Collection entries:
============

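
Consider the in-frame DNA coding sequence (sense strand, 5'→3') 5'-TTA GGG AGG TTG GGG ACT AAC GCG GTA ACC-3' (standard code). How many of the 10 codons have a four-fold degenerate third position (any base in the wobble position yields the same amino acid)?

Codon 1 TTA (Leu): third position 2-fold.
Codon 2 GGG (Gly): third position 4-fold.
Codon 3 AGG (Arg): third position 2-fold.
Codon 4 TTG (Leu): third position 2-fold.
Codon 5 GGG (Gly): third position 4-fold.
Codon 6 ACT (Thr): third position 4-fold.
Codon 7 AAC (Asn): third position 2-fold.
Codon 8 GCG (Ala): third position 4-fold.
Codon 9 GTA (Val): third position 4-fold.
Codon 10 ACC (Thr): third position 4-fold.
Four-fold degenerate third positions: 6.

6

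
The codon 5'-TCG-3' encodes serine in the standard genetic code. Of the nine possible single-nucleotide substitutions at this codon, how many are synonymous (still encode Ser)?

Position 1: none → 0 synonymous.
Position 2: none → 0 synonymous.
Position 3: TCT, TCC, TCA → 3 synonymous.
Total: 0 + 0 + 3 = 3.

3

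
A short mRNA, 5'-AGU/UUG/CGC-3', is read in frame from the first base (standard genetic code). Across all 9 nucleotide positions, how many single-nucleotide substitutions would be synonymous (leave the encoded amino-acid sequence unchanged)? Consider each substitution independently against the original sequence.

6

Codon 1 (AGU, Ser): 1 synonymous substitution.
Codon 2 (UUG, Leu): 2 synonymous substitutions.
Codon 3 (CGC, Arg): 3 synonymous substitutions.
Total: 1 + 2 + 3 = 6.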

============

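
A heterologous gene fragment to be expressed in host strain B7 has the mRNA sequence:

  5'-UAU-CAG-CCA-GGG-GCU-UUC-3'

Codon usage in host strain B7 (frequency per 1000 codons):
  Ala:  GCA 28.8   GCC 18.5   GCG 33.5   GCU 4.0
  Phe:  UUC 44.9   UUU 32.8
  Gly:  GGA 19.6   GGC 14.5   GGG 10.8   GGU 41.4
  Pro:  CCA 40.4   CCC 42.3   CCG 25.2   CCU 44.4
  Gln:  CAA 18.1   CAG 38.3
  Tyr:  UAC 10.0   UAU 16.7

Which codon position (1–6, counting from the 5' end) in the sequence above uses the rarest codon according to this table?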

============

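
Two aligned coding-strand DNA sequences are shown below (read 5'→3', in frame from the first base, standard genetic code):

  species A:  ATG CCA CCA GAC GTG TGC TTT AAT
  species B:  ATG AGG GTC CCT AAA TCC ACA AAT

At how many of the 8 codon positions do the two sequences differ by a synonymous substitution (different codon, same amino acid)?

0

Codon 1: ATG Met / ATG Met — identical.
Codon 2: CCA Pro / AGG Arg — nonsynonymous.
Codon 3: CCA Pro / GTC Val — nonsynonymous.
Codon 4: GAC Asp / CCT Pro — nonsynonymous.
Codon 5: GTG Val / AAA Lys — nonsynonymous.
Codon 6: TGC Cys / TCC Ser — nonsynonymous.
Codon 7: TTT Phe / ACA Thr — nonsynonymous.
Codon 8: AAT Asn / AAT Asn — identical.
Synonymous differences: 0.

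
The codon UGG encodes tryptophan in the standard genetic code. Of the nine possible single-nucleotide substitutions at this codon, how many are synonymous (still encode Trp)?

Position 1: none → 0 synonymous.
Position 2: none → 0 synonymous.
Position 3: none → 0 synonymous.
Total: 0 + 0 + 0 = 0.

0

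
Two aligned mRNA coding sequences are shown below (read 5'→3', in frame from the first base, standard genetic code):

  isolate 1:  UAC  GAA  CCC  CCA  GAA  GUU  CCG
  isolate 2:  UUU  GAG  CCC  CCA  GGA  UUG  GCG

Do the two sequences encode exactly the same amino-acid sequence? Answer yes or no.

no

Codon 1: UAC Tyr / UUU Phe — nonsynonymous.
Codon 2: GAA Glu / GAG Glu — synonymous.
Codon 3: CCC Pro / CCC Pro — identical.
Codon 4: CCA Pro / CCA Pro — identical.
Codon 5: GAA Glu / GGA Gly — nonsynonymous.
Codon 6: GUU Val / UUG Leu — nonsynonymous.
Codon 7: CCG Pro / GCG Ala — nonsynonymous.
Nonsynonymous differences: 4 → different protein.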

============

THE PROBLEM: How many lines in the records above contain the word "shown"? Give only the number.

TASK RESPONSE: 2